_THE PROBLEM_: If a line in the data below includes the string "hardware", please return a copy of it.

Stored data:
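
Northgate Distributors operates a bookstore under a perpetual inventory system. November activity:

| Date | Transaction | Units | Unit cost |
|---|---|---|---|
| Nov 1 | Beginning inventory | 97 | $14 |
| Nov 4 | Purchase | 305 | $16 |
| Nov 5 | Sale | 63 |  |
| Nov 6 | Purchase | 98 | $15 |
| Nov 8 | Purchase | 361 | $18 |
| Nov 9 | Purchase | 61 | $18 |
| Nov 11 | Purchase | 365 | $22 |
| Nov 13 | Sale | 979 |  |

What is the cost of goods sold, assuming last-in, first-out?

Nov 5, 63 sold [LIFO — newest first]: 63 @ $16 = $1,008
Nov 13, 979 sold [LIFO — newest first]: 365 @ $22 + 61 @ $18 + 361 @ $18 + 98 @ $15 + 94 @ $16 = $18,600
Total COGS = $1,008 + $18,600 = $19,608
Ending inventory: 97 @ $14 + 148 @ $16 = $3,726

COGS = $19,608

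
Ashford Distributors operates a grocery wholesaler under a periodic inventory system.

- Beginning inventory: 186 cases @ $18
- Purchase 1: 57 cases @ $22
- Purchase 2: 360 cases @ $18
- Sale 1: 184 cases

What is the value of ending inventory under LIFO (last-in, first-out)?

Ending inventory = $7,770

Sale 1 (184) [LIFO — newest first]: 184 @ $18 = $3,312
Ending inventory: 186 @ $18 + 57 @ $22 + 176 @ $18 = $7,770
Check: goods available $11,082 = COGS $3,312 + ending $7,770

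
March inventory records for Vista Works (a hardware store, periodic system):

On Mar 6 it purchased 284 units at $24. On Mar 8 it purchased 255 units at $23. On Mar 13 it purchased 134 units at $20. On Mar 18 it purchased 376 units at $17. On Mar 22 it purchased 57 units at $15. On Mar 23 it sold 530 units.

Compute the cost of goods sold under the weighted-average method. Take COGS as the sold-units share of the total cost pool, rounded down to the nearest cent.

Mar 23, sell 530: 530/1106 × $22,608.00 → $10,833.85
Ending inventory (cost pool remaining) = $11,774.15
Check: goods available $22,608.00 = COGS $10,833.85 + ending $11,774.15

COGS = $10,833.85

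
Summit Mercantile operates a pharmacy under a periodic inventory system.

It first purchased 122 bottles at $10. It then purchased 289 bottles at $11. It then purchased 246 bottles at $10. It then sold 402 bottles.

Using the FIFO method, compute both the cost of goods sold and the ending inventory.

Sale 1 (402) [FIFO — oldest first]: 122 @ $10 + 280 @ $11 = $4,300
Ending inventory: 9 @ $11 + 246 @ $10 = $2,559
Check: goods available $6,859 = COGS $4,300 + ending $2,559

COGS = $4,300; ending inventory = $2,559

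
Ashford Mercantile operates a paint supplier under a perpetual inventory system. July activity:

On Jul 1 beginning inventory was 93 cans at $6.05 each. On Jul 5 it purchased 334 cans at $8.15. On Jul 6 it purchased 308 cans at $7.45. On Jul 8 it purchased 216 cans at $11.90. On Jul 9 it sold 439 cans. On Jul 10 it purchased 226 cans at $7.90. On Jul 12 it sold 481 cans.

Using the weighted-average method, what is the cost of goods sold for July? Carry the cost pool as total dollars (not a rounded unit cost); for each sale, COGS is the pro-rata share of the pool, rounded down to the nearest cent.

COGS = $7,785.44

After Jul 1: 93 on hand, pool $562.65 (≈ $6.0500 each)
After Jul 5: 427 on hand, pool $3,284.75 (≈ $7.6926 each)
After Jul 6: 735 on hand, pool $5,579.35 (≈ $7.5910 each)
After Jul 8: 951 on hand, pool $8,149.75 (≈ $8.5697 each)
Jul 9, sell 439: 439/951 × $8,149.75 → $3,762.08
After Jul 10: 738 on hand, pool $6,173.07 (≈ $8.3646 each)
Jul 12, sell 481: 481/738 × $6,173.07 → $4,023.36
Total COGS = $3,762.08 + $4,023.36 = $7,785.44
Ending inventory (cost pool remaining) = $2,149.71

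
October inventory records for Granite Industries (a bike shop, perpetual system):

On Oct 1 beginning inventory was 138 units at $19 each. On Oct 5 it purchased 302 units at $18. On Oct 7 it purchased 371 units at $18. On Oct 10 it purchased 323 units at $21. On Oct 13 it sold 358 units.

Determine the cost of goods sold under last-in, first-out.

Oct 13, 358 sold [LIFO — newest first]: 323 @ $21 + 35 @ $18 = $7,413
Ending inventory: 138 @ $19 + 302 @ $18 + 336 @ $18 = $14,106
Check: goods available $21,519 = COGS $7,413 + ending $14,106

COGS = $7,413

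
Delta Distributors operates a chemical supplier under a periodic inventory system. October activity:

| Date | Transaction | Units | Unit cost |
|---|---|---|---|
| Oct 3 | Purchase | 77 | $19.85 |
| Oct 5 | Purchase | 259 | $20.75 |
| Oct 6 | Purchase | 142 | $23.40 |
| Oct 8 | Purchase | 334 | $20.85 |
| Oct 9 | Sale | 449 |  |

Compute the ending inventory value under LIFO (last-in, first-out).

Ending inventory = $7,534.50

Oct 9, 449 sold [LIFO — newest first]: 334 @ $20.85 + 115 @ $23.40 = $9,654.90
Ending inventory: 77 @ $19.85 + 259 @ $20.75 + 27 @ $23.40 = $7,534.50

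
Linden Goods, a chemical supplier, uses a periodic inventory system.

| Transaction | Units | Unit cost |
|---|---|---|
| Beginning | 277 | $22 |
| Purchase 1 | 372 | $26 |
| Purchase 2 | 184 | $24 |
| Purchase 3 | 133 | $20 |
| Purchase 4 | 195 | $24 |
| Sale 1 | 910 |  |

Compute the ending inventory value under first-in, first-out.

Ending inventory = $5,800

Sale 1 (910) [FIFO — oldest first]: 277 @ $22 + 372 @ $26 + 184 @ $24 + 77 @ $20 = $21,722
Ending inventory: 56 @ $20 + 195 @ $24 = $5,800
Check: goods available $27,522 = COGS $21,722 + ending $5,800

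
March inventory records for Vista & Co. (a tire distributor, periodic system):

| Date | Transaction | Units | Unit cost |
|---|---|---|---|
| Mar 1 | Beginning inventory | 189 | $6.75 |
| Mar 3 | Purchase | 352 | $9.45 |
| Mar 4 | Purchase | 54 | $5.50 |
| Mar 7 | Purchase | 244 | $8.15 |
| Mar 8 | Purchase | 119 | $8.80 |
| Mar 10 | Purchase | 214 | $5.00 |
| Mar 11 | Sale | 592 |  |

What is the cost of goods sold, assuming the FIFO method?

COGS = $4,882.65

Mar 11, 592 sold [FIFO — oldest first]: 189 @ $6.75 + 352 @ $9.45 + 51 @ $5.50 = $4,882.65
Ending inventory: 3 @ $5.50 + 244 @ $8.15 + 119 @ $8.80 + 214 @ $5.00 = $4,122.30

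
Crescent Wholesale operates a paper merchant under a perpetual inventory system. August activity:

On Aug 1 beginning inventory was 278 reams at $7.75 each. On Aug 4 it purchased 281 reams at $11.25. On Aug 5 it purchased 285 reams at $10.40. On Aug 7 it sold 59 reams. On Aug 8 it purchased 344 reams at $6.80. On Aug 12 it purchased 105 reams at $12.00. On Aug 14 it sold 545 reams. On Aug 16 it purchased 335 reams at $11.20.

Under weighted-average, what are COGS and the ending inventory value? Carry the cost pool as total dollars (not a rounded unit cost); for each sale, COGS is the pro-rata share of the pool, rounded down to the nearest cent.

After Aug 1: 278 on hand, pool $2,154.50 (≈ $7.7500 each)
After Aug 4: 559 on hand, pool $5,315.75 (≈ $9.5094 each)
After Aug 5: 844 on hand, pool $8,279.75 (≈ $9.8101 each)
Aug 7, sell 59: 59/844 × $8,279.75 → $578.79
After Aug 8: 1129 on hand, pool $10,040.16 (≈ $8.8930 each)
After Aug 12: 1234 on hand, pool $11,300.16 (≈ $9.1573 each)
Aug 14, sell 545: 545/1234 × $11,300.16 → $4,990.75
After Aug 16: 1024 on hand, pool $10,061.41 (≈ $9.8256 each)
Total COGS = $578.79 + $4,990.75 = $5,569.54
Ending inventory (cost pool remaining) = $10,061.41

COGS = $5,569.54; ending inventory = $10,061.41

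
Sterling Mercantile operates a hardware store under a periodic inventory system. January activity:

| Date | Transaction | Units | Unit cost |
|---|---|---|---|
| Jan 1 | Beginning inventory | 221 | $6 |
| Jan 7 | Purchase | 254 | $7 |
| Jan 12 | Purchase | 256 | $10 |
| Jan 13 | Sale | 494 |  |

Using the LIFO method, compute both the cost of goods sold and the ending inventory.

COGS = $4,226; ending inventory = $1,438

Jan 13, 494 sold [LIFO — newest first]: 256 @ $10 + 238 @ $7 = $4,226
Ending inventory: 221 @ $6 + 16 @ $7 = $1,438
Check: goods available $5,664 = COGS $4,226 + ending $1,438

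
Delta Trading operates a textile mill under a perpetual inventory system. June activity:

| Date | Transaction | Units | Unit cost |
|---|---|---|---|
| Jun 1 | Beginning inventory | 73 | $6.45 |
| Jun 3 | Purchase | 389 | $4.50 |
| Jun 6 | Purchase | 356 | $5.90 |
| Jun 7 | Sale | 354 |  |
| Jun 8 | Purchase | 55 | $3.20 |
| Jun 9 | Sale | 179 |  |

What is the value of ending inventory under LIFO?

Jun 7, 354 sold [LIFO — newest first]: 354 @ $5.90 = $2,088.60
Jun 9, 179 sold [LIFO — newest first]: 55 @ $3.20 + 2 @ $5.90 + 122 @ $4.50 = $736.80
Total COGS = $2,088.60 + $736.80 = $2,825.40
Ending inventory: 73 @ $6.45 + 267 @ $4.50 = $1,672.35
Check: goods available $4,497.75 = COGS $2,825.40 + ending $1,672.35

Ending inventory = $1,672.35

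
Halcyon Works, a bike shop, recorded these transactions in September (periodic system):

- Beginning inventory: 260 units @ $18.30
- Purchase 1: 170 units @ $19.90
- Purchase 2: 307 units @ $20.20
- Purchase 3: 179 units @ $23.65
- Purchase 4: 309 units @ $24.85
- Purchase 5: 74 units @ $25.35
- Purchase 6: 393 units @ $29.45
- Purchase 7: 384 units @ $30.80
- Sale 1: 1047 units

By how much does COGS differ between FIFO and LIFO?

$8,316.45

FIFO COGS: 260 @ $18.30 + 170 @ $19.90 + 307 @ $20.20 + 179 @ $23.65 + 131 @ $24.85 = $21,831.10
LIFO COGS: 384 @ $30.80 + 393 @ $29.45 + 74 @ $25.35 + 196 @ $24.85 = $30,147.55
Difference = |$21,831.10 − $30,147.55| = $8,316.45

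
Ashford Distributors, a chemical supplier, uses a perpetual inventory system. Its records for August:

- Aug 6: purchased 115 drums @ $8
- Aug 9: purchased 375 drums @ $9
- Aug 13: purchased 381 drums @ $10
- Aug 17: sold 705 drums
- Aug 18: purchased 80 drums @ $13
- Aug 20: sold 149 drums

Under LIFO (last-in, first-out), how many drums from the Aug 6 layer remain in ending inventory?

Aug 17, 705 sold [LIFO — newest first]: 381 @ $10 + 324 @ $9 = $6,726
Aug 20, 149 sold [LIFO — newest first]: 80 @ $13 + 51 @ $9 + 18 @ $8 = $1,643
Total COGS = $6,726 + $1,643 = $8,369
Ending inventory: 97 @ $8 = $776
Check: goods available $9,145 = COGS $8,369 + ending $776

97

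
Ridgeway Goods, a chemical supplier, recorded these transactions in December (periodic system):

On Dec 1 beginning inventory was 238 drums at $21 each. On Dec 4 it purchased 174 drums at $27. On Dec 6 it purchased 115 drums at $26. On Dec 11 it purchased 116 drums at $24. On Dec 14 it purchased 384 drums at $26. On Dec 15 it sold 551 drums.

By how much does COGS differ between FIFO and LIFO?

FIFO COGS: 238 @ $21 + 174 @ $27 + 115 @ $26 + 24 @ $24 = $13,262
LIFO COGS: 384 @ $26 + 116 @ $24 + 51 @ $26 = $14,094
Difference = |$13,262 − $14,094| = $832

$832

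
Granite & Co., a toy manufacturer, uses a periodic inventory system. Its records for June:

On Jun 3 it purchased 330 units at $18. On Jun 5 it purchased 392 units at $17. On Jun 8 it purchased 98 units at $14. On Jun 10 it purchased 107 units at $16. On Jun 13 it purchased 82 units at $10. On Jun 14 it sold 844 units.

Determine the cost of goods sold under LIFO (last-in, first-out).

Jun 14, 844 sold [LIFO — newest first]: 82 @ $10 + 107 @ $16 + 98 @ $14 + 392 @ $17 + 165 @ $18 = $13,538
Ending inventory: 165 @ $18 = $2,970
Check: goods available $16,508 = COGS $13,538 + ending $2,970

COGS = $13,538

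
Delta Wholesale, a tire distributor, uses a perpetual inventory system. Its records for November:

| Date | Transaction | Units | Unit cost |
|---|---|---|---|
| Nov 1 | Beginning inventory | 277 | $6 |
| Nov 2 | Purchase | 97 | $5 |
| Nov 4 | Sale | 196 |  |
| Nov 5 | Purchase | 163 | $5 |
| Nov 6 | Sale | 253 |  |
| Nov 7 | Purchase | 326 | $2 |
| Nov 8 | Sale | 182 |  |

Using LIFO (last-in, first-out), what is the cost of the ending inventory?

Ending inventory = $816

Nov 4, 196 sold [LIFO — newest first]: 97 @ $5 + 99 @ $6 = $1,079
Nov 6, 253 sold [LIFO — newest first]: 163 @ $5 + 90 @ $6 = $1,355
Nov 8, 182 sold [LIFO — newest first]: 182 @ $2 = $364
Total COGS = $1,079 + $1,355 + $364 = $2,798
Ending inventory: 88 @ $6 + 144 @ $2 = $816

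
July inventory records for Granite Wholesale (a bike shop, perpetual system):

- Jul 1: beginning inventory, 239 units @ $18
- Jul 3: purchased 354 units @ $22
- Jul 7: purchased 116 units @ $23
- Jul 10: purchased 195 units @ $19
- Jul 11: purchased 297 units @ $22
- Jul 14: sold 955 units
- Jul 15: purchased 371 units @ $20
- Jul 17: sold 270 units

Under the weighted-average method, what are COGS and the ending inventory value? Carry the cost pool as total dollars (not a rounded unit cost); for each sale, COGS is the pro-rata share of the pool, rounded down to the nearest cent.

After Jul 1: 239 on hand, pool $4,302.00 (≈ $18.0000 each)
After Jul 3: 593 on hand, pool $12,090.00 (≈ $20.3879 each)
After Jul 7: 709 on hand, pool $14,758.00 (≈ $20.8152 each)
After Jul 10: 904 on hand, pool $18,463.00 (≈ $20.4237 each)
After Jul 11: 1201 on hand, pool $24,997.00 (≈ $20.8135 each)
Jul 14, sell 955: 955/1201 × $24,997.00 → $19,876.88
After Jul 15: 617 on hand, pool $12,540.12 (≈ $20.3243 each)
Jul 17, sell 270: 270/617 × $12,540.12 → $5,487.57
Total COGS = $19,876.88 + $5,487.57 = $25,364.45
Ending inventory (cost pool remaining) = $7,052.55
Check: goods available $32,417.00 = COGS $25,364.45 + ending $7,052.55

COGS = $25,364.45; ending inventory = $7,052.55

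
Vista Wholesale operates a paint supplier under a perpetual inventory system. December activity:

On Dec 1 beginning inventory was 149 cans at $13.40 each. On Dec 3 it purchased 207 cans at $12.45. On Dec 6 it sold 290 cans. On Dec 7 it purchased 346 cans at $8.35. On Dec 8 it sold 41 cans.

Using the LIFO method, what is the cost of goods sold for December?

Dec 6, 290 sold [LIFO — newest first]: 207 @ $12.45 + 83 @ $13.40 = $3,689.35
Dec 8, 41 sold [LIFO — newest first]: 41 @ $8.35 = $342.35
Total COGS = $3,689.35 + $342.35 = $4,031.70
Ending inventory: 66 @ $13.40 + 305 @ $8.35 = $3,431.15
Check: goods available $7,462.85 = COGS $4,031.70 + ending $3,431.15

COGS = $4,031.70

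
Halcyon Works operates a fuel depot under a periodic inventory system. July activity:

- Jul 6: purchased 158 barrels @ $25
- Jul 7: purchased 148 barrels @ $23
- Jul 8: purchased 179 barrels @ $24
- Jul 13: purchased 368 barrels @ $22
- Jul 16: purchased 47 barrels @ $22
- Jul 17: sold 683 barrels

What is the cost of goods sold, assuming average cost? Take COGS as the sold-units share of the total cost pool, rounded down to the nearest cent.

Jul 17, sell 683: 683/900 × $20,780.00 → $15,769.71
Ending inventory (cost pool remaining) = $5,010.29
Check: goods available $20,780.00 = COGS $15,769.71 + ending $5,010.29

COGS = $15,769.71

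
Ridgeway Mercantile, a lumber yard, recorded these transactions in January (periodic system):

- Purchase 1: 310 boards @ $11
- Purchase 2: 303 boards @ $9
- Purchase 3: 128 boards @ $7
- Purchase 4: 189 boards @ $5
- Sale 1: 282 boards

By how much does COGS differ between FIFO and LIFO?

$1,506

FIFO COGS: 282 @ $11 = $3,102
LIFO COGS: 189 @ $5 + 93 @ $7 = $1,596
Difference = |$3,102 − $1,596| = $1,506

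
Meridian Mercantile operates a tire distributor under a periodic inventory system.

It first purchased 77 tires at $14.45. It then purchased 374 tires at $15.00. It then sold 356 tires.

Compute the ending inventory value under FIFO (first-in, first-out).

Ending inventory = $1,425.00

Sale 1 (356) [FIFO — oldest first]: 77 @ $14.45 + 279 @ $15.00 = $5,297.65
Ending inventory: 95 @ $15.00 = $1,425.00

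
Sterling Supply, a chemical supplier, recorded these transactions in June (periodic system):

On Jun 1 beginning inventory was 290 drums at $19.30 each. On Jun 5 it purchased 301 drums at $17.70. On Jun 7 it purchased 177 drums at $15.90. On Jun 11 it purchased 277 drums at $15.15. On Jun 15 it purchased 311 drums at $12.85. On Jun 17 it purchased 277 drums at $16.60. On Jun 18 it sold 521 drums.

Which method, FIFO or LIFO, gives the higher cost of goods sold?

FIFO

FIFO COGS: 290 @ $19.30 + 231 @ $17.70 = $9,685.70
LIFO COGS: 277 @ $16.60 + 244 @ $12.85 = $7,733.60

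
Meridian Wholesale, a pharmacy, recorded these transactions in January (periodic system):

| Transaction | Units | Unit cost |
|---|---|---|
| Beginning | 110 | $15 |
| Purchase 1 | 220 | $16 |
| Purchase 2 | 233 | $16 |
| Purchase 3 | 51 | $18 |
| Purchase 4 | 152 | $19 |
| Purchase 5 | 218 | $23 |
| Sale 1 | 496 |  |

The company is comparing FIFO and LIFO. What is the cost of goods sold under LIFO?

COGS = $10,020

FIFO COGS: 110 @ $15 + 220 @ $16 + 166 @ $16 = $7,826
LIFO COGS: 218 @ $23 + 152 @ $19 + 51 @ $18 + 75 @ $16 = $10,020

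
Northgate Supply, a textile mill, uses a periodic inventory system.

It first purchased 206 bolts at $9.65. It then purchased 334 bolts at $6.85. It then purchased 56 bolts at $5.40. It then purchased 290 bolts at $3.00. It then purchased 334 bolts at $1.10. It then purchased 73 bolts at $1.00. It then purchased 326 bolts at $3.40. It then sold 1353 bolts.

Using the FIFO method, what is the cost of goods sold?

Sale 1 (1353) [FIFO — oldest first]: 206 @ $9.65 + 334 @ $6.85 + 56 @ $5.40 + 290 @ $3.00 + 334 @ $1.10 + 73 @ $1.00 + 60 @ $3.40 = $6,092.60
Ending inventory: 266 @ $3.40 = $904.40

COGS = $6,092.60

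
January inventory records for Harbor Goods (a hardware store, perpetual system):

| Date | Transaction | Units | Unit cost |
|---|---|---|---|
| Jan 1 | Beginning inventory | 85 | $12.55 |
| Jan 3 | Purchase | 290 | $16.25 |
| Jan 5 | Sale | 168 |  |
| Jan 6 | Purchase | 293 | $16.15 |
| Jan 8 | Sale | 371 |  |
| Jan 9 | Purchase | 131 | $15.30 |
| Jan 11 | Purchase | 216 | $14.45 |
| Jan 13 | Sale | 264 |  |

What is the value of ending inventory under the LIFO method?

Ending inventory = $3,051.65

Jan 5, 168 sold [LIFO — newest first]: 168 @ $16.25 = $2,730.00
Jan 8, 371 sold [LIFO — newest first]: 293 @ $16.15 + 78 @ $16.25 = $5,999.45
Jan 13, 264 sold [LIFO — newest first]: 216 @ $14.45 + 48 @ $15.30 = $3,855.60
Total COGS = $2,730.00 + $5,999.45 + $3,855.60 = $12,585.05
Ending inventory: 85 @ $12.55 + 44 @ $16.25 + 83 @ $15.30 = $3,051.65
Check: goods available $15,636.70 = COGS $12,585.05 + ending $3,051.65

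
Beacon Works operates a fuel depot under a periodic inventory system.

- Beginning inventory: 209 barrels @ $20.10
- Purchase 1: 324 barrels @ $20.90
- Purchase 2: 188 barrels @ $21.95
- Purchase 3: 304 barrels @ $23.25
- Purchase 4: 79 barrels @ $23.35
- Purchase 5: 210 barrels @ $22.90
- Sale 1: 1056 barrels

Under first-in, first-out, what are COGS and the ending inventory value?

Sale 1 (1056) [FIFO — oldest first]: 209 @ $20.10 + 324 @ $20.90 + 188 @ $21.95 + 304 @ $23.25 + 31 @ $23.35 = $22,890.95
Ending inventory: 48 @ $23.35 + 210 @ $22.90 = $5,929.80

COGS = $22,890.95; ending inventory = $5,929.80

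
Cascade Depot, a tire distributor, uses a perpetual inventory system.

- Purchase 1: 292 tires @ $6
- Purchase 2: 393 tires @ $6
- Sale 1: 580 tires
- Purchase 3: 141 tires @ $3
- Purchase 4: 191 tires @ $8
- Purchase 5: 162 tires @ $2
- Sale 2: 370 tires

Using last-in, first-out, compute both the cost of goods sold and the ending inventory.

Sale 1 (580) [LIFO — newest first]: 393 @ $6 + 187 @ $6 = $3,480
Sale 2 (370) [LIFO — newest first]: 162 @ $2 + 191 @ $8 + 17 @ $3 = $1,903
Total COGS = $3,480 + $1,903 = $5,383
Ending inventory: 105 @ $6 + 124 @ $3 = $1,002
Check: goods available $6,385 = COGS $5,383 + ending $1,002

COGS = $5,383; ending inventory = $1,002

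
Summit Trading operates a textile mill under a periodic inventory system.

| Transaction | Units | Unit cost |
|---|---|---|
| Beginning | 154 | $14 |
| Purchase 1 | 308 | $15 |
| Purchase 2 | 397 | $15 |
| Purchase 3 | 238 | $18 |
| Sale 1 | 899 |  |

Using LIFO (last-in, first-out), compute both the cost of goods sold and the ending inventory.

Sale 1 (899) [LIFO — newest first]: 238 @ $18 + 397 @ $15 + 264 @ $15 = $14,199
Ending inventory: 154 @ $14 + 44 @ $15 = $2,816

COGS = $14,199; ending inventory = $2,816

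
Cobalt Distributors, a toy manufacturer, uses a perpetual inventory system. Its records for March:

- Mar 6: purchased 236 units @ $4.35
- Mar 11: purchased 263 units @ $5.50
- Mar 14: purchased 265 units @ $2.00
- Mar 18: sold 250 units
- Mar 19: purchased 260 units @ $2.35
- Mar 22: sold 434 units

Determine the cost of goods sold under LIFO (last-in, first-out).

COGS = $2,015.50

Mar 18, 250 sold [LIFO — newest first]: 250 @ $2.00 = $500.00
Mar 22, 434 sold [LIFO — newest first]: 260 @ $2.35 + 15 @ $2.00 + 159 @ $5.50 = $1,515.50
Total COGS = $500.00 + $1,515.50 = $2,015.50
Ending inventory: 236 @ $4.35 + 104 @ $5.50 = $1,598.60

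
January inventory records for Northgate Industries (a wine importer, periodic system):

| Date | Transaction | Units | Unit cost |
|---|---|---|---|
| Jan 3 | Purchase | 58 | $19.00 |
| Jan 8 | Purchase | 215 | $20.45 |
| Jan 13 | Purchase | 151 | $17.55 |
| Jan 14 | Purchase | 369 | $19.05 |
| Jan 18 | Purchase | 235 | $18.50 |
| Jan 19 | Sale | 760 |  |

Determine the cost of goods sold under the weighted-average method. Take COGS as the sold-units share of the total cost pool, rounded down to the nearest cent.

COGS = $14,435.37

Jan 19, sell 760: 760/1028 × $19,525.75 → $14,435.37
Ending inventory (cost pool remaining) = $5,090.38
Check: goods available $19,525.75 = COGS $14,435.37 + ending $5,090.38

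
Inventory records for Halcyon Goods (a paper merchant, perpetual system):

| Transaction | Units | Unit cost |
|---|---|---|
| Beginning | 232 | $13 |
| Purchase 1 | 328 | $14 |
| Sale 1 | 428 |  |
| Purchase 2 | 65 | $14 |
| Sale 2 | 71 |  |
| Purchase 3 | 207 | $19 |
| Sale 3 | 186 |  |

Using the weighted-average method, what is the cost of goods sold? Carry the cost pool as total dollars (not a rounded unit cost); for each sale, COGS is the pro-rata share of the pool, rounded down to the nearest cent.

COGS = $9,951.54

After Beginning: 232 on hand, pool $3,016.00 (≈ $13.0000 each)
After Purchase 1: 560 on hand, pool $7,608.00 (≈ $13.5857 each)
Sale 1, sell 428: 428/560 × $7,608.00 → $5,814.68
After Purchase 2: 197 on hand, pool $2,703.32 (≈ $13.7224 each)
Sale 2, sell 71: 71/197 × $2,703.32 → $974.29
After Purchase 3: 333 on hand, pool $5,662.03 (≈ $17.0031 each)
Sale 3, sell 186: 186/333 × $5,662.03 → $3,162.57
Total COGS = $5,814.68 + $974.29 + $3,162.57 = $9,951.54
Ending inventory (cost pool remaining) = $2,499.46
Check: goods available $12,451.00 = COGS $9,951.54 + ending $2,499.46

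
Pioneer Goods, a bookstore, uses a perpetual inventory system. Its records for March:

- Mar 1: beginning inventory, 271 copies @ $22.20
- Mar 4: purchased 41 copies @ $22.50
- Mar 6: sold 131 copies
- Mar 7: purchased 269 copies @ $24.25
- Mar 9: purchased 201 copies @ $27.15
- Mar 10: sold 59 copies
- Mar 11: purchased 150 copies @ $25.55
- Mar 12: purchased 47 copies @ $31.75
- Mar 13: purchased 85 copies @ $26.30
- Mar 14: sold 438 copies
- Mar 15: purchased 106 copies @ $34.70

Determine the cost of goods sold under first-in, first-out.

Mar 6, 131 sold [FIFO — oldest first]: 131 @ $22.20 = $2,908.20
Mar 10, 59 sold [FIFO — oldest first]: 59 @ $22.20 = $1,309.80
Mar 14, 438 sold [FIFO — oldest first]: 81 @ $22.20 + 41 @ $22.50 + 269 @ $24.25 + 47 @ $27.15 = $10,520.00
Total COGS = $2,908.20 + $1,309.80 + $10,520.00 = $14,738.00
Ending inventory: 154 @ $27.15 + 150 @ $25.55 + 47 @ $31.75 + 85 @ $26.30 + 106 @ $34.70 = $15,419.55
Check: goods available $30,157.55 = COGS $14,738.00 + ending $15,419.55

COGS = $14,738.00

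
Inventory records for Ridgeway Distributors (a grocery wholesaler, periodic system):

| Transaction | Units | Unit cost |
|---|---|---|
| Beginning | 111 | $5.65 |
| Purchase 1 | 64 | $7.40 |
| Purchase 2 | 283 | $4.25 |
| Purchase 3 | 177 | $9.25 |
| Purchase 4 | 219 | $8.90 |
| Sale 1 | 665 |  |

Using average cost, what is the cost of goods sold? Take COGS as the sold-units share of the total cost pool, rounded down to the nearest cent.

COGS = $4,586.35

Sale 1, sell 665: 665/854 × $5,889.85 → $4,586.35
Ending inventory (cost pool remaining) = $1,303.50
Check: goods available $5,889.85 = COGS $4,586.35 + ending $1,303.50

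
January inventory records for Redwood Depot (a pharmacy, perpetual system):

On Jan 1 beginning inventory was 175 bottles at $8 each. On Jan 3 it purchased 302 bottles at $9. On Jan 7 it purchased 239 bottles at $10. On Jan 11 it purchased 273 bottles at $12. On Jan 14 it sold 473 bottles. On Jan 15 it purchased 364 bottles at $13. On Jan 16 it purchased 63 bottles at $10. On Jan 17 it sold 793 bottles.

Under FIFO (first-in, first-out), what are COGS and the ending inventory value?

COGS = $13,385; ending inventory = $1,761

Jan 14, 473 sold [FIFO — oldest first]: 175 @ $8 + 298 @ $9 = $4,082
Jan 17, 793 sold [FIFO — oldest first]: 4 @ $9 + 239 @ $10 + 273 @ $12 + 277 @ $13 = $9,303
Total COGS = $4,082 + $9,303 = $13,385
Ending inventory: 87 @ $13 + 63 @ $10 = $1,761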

_PROBLEM SOLUTION_:
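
March inventory records for Vista Works (a hardware store, periodic system):
Sterling Mercantile operates a hardware store under a periodic inventory system. January activity:
January inventory records for Harbor Goods (a hardware store, perpetual system):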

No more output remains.